● **What you will do**
Reproduce, exactly and in full, only the lines below from the one containing "Initial row (generation 0): 010100001010000" through the one containing "We say the system".

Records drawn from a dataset
##########
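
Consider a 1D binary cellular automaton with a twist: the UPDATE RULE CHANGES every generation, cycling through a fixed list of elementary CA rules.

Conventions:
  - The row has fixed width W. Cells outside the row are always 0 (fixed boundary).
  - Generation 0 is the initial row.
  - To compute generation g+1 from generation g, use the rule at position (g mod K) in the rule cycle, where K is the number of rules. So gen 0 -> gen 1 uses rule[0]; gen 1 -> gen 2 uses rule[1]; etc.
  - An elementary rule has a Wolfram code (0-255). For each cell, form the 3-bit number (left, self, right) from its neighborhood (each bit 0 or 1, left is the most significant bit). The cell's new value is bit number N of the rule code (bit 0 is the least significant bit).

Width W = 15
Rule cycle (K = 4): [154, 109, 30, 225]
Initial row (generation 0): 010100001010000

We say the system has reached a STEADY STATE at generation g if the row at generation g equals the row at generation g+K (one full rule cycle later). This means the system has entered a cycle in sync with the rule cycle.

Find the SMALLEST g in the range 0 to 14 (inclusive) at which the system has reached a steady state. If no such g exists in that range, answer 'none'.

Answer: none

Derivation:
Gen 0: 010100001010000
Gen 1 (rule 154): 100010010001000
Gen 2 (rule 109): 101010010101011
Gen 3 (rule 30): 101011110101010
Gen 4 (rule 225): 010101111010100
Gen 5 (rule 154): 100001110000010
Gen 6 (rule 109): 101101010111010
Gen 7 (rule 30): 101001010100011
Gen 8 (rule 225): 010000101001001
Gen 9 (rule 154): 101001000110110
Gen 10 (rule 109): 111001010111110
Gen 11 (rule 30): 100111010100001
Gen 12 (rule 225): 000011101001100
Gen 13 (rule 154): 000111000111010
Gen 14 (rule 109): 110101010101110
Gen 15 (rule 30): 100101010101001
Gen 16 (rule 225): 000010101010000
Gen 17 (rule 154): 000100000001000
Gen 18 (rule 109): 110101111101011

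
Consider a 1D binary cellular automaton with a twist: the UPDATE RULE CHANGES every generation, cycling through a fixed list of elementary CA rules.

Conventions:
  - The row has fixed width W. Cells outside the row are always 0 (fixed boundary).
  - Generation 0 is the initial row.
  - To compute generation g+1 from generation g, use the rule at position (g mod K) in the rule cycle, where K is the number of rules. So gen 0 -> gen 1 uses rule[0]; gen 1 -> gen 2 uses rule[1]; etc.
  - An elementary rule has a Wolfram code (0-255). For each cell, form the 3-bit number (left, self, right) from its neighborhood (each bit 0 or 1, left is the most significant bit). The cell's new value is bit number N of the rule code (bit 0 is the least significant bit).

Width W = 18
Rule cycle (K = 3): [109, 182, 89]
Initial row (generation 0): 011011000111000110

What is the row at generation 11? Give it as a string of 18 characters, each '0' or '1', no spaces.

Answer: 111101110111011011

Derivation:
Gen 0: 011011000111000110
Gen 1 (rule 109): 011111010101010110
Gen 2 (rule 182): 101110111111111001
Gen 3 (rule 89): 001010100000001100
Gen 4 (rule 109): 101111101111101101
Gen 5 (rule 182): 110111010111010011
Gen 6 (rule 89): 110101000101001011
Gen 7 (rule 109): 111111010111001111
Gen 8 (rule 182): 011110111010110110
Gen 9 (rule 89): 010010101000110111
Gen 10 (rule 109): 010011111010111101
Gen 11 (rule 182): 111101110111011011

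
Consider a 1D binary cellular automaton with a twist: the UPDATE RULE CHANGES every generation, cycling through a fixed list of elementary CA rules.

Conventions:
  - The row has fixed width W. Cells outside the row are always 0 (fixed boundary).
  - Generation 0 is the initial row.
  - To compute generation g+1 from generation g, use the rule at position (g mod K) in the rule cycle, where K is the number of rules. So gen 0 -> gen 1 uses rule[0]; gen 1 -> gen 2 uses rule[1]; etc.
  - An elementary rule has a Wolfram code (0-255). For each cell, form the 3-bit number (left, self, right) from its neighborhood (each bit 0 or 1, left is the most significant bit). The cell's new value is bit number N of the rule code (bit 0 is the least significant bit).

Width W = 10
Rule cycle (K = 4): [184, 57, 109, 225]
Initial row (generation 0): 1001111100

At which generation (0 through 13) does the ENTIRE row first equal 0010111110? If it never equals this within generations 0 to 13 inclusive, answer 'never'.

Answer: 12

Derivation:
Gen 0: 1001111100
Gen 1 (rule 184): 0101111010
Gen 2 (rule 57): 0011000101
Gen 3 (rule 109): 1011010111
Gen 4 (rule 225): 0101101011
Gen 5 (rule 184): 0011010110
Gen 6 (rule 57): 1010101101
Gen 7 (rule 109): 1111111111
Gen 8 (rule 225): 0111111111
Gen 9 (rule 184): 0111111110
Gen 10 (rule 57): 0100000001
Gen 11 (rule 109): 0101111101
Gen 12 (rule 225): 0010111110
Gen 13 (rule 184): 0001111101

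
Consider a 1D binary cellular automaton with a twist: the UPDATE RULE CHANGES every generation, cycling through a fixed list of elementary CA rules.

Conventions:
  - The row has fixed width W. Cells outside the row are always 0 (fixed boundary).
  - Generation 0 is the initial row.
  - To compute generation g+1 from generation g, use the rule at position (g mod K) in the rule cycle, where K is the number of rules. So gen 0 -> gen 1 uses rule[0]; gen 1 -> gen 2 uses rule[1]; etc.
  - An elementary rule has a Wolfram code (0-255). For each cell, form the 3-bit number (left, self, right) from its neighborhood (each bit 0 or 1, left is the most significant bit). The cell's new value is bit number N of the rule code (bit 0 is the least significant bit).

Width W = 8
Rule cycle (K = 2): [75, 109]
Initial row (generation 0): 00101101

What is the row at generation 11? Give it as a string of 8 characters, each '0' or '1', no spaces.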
##########
● **Solved exercise**
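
Initial row (generation 0): 010100001010000

We say the system has reached a STEADY STATE at generation g if the row at generation g equals the row at generation g+K (one full rule cycle later). This means the system has entered a cycle in sync with the rule cycle.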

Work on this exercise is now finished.